━━━━━ Supplied material

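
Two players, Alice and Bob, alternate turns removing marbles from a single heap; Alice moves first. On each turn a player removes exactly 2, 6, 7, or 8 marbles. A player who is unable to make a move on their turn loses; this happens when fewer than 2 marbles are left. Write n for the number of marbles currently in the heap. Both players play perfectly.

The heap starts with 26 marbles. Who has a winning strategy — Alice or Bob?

Classify positions by backward induction: terminal positions (no move available) are L. From any other position, the mover wins iff some move reaches an L.
n=0: no move → L
n=1: no move → L
n=2: W (go to 0, an L position)
n=3: W (go to 1, an L position)
n=4: L (sole option 2(W) is W)
n=5: L (sole option 3(W) is W)
n=6: W (go to 4, an L position)
n=7: W (go to 5, an L position)
n=8: W (go to 1, an L position)
n=9: W (go to 1, an L position)
n=10: W (go to 4, an L position)
n=11: W (go to 5, an L position)
n=12: W (go to 5, an L position)
n=13: W (go to 5, an L position)
n=14: L (options 12(W), 8(W), 7(W), 6(W) are all W)
n=15: L (options 13(W), 9(W), 8(W), 7(W) are all W)
n=16: W (go to 14, an L position)
n=17: W (go to 15, an L position)
n=18: L (options 16(W), 12(W), 11(W), 10(W) are all W)
n=19: L (options 17(W), 13(W), 12(W), 11(W) are all W)
n=20: W (go to 18, an L position)
n=21: W (go to 19, an L position)
n=22: W (go to 15, an L position)
n=23: W (go to 15, an L position)
n=24: W (go to 18, an L position)
n=25: W (go to 19, an L position)
n=26: W (go to 19, an L position)
The starting position 26 is W: Alice should remove 7, leaving 19, handing over an L position.

Alice wins.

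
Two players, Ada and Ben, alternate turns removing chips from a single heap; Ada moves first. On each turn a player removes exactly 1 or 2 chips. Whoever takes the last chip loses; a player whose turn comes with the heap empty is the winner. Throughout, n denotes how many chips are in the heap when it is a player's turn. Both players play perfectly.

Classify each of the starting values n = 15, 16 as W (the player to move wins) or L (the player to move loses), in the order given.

15: W, 16: L

Label each position W (a win for the player to move) or L (a loss). A position with no legal move is W; any other position is W exactly when some move reaches an L, and L when every move reaches a W.
n=0: no move; the opponent has just taken the last chip and therefore loses → W
n=1: →0(W) only, which is W, so L
n=2: →1(L), so W
n=3: →1(L), so W
n=4: →3(W), 2(W) — all W, so L
n=5: →4(L), so W
n=6: →4(L), so W
n=7: →6(W), 5(W) — all W, so L
n=8: →7(L), so W
n=9: →7(L), so W
n=10: →9(W), 8(W) — all W, so L
n=11: →10(L), so W
n=12: →10(L), so W
n=13: →12(W), 11(W) — all W, so L
n=14: →13(L), so W
n=15: →13(L), so W
n=16: →15(W), 14(W) — all W, so L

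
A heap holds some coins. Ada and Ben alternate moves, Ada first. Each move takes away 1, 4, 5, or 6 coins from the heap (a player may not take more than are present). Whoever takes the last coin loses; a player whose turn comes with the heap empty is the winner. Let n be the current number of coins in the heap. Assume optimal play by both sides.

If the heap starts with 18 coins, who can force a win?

Ada wins.

Use the standard recursion: the mover wins at a terminal position; elsewhere, the mover wins exactly when some move hands the opponent an L position.
n=0: no move; the opponent has just taken the last coin and therefore loses → W
n=1: the only move is to 0(W), a W ⇒ L
n=2: can move to 1, which is L ⇒ W
n=3: the only move is to 2(W), a W ⇒ L
n=4: can move to 3, which is L ⇒ W
n=5: can move to 1, which is L ⇒ W
n=6: can move to 1, which is L ⇒ W
n=7: can move to 3, which is L ⇒ W
n=8: can move to 3, which is L ⇒ W
n=9: can move to 3, which is L ⇒ W
n=10: moves to 9(W), 6(W), 5(W), 4(W); every one is W ⇒ L
n=11: can move to 10, which is L ⇒ W
n=12: moves to 11(W), 8(W), 7(W), 6(W); every one is W ⇒ L
n=13: can move to 12, which is L ⇒ W
n=14: can move to 10, which is L ⇒ W
n=15: can move to 10, which is L ⇒ W
n=16: can move to 12, which is L ⇒ W
n=17: can move to 12, which is L ⇒ W
n=18: can move to 12, which is L ⇒ W
From 18 Ada can remove 6, leaving 12, reaching an L position.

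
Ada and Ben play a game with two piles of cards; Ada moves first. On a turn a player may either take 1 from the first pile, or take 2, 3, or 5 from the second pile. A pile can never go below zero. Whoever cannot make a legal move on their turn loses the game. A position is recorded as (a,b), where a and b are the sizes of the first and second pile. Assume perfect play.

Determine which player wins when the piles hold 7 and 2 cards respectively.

Work bottom-up. With no move the player to move loses. Otherwise the position is W if at least one move leads to an L position for the opponent, and L if every move leads to a W.
No move ever increases a pile, so every position that can arise here has a ≤ 7 and b ≤ 2; it is enough to label the cells with 0 ≤ a ≤ 7 and 0 ≤ b ≤ 2.
Every move lowers a or b (never raises either), so fill the grid row by row in increasing a, and left to right within a row: each cell's successors are then already labelled.
      b=0  b=1  b=2
a=0:    L    L    W
a=1:    W    W    L
a=2:    L    L    W
a=3:    W    W    L
a=4:    L    L    W
a=5:    W    W    L
a=6:    L    L    W
a=7:    W    W    L
Cells with no legal move (terminal, hence L): (0,0), (0,1).
The remaining L cells, each justified by listing all of its moves:
(1,2): →(0,2)(W), (1,0)(W) — all W, so L
(2,0): →(1,0)(W) only, which is W, so L
(2,1): →(1,1)(W) only, which is W, so L
(3,2): →(2,2)(W), (3,0)(W) — all W, so L
(4,0): →(3,0)(W) only, which is W, so L
(4,1): →(3,1)(W) only, which is W, so L
(5,2): →(4,2)(W), (5,0)(W) — all W, so L
(6,0): →(5,0)(W) only, which is W, so L
(6,1): →(5,1)(W) only, which is W, so L
(7,2): →(6,2)(W), (7,0)(W) — all W, so L
Every other cell has at least one move into one of the L cells above, so it is W.
Every move from (7,2) reaches a W position, so the mover loses.

Ben wins.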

━━━━━━━━━━

§ **Assignment**
Line by line, copy the records exactly.

§ **Response to this task**
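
Two players, Alice and Bob, alternate turns removing marbles from a single heap; Alice moves first. On each turn a player removes exactly 2, 6, 7, or 8 marbles. A player who is unable to make a move on their turn loses; this happens when fewer than 2 marbles are left. Write n for the number of marbles currently in the heap. Both players play perfectly.

The heap starts with 26 marbles. Who has a winning strategy — Alice or Bob?

Classify positions by backward induction: terminal positions (no move available) are L. From any other position, the mover wins iff some move reaches an L.
n=0: no move → L
n=1: no move → L
n=2: W (go to 0, an L position)
n=3: W (go to 1, an L position)
n=4: L (sole option 2(W) is W)
n=5: L (sole option 3(W) is W)
n=6: W (go to 4, an L position)
n=7: W (go to 5, an L position)
n=8: W (go to 1, an L position)
n=9: W (go to 1, an L position)
n=10: W (go to 4, an L position)
n=11: W (go to 5, an L position)
n=12: W (go to 5, an L position)
n=13: W (go to 5, an L position)
n=14: L (options 12(W), 8(W), 7(W), 6(W) are all W)
n=15: L (options 13(W), 9(W), 8(W), 7(W) are all W)
n=16: W (go to 14, an L position)
n=17: W (go to 15, an L position)
n=18: L (options 16(W), 12(W), 11(W), 10(W) are all W)
n=19: L (options 17(W), 13(W), 12(W), 11(W) are all W)
n=20: W (go to 18, an L position)
n=21: W (go to 19, an L position)
n=22: W (go to 15, an L position)
n=23: W (go to 15, an L position)
n=24: W (go to 18, an L position)
n=25: W (go to 19, an L position)
n=26: W (go to 19, an L position)
The starting position 26 is W: Alice should remove 7, leaving 19, handing over an L position.

Alice wins.

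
Two players, Ada and Ben, alternate turns removing chips from a single heap; Ada moves first. On each turn a player removes exactly 1 or 2 chips. Whoever takes the last chip loses; a player whose turn comes with the heap empty is the winner. Throughout, n denotes how many chips are in the heap when it is a player's turn. Both players play perfectly.

Classify each of the starting values n = 15, 16 as W (the player to move wins) or L (the player to move loses), in the order given.

15: W, 16: L

Label each position W (a win for the player to move) or L (a loss). A position with no legal move is W; any other position is W exactly when some move reaches an L, and L when every move reaches a W.
n=0: no move; the opponent has just taken the last chip and therefore loses → W
n=1: →0(W) only, which is W, so L
n=2: →1(L), so W
n=3: →1(L), so W
n=4: →3(W), 2(W) — all W, so L
n=5: →4(L), so W
n=6: →4(L), so W
n=7: →6(W), 5(W) — all W, so L
n=8: →7(L), so W
n=9: →7(L), so W
n=10: →9(W), 8(W) — all W, so L
n=11: →10(L), so W
n=12: →10(L), so W
n=13: →12(W), 11(W) — all W, so L
n=14: →13(L), so W
n=15: →13(L), so W
n=16: →15(W), 14(W) — all W, so L

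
A heap holds some coins. Ada and Ben alternate moves, Ada first. Each move takes away 1, 4, 5, or 6 coins from the heap (a player may not take more than are present). Whoever takes the last coin loses; a player whose turn comes with the heap empty is the winner. Let n be the current number of coins in the heap. Assume optimal play by both sides.

If the heap starts with 18 coins, who can force a win?

Ada wins.

Use the standard recursion: the mover wins at a terminal position; elsewhere, the mover wins exactly when some move hands the opponent an L position.
n=0: no move; the opponent has just taken the last coin and therefore loses → W
n=1: the only move is to 0(W), a W ⇒ L
n=2: can move to 1, which is L ⇒ W
n=3: the only move is to 2(W), a W ⇒ L
n=4: can move to 3, which is L ⇒ W
n=5: can move to 1, which is L ⇒ W
n=6: can move to 1, which is L ⇒ W
n=7: can move to 3, which is L ⇒ W
n=8: can move to 3, which is L ⇒ W
n=9: can move to 3, which is L ⇒ W
n=10: moves to 9(W), 6(W), 5(W), 4(W); every one is W ⇒ L
n=11: can move to 10, which is L ⇒ W
n=12: moves to 11(W), 8(W), 7(W), 6(W); every one is W ⇒ L
n=13: can move to 12, which is L ⇒ W
n=14: can move to 10, which is L ⇒ W
n=15: can move to 10, which is L ⇒ W
n=16: can move to 12, which is L ⇒ W
n=17: can move to 12, which is L ⇒ W
n=18: can move to 12, which is L ⇒ W
From 18 Ada can remove 6, leaving 12, reaching an L position.

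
Ada and Ben play a game with two piles of cards; Ada moves first. On a turn a player may either take 1 from the first pile, or take 2, 3, or 5 from the second pile. A pile can never go below zero. Whoever cannot make a legal move on their turn loses the game. A position is recorded as (a,b), where a and b are the sizes of the first and second pile. Assume perfect play.

Determine which player wins when the piles hold 7 and 2 cards respectively.

Work bottom-up. With no move the player to move loses. Otherwise the position is W if at least one move leads to an L position for the opponent, and L if every move leads to a W.
No move ever increases a pile, so every position that can arise here has a ≤ 7 and b ≤ 2; it is enough to label the cells with 0 ≤ a ≤ 7 and 0 ≤ b ≤ 2.
Every move lowers a or b (never raises either), so fill the grid row by row in increasing a, and left to right within a row: each cell's successors are then already labelled.
      b=0  b=1  b=2
a=0:    L    L    W
a=1:    W    W    L
a=2:    L    L    W
a=3:    W    W    L
a=4:    L    L    W
a=5:    W    W    L
a=6:    L    L    W
a=7:    W    W    L
Cells with no legal move (terminal, hence L): (0,0), (0,1).
The remaining L cells, each justified by listing all of its moves:
(1,2): →(0,2)(W), (1,0)(W) — all W, so L
(2,0): →(1,0)(W) only, which is W, so L
(2,1): →(1,1)(W) only, which is W, so L
(3,2): →(2,2)(W), (3,0)(W) — all W, so L
(4,0): →(3,0)(W) only, which is W, so L
(4,1): →(3,1)(W) only, which is W, so L
(5,2): →(4,2)(W), (5,0)(W) — all W, so L
(6,0): →(5,0)(W) only, which is W, so L
(6,1): →(5,1)(W) only, which is W, so L
(7,2): →(6,2)(W), (7,0)(W) — all W, so L
Every other cell has at least one move into one of the L cells above, so it is W.
Every move from (7,2) reaches a W position, so the mover loses.

Ben wins.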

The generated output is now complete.